◆ PROBLEM TO SOLVE:
Upon reaching the line containing "AAT TCT ATG CAC", output that line and all remaining lines exactly, through the end of the entries, and output nothing before it.

◆ THE DATA:
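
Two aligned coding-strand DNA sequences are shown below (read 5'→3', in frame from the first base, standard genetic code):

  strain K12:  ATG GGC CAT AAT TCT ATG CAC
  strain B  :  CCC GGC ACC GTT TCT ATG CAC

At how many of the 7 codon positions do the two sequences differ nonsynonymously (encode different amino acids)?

3

Codon 1: ATG Met / CCC Pro — nonsynonymous.
Codon 2: GGC Gly / GGC Gly — identical.
Codon 3: CAT His / ACC Thr — nonsynonymous.
Codon 4: AAT Asn / GTT Val — nonsynonymous.
Codon 5: TCT Ser / TCT Ser — identical.
Codon 6: ATG Met / ATG Met — identical.
Codon 7: CAC His / CAC His — identical.
Nonsynonymous differences: 3.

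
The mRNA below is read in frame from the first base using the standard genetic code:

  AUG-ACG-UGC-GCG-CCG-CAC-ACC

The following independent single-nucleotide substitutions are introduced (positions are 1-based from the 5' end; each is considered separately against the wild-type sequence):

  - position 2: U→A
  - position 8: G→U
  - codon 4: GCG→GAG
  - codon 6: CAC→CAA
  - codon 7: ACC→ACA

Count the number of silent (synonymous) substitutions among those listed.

Codon 1: AUG (Met) → AAG (Lys) — missense.
Codon 3: UGC (Cys) → UUC (Phe) — missense.
Codon 4: GCG (Ala) → GAG (Glu) — missense.
Codon 6: CAC (His) → CAA (Gln) — missense.
Codon 7: ACC (Thr) → ACA (Thr) — synonymous.
Synonymous: 1 of 5.

1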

◆ OUTPUT OF THE TASK:
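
  strain K12:  ATG GGC CAT AAT TCT ATG CAC
  strain B  :  CCC GGC ACC GTT TCT ATG CAC

At how many of the 7 codon positions do the two sequences differ nonsynonymously (encode different amino acids)?

3

Codon 1: ATG Met / CCC Pro — nonsynonymous.
Codon 2: GGC Gly / GGC Gly — identical.
Codon 3: CAT His / ACC Thr — nonsynonymous.
Codon 4: AAT Asn / GTT Val — nonsynonymous.
Codon 5: TCT Ser / TCT Ser — identical.
Codon 6: ATG Met / ATG Met — identical.
Codon 7: CAC His / CAC His — identical.
Nonsynonymous differences: 3.

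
The mRNA below is read in frame from the first base using the standard genetic code:

  AUG-ACG-UGC-GCG-CCG-CAC-ACC

The following independent single-nucleotide substitutions are introduced (positions are 1-based from the 5' end; each is considered separately against the wild-type sequence):

  - position 2: U→A
  - position 8: G→U
  - codon 4: GCG→GAG
  - codon 6: CAC→CAA
  - codon 7: ACC→ACA

Count the number of silent (synonymous) substitutions among those listed.

Codon 1: AUG (Met) → AAG (Lys) — missense.
Codon 3: UGC (Cys) → UUC (Phe) — missense.
Codon 4: GCG (Ala) → GAG (Glu) — missense.
Codon 6: CAC (His) → CAA (Gln) — missense.
Codon 7: ACC (Thr) → ACA (Thr) — synonymous.
Synonymous: 1 of 5.

1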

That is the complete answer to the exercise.